▶ Aim of the exercise:
Below are the entries; output exactly the lines from the one containing "declared her₆ to" through the final line, inclusive.

*** Opening of Source material ***

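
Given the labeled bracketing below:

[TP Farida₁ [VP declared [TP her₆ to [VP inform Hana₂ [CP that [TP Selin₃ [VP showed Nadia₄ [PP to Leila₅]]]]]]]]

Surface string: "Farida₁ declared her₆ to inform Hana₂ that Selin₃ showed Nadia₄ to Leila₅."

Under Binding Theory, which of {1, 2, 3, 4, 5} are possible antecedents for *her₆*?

none

*her* is a pronoun, so Principle B applies: it must be free in its binding domain.
Binding domain of *her₆*: the matrix TP, whose subject is Farida₁.
*Farida₁* c-commands the pronoun within its binding domain → coindexation would violate Principle B.
*Hana₂*: the pronoun c-commands this R-expression → coindexation would violate Principle C on *Hana₂*.
*Selin₃*: the pronoun c-commands this R-expression → coindexation would violate Principle C on *Selin₃*.
*Nadia₄*: the pronoun c-commands this R-expression → coindexation would violate Principle C on *Nadia₄*.
*Leila₅*: the pronoun c-commands this R-expression → coindexation would violate Principle C on *Leila₅*.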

*** Close of Source material ***

▶ Finished exercise:
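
Surface string: "Farida₁ declared her₆ to inform Hana₂ that Selin₃ showed Nadia₄ to Leila₅."

Under Binding Theory, which of {1, 2, 3, 4, 5} are possible antecedents for *her₆*?

none

*her* is a pronoun, so Principle B applies: it must be free in its binding domain.
Binding domain of *her₆*: the matrix TP, whose subject is Farida₁.
*Farida₁* c-commands the pronoun within its binding domain → coindexation would violate Principle B.
*Hana₂*: the pronoun c-commands this R-expression → coindexation would violate Principle C on *Hana₂*.
*Selin₃*: the pronoun c-commands this R-expression → coindexation would violate Principle C on *Selin₃*.
*Nadia₄*: the pronoun c-commands this R-expression → coindexation would violate Principle C on *Nadia₄*.
*Leila₅*: the pronoun c-commands this R-expression → coindexation would violate Principle C on *Leila₅*.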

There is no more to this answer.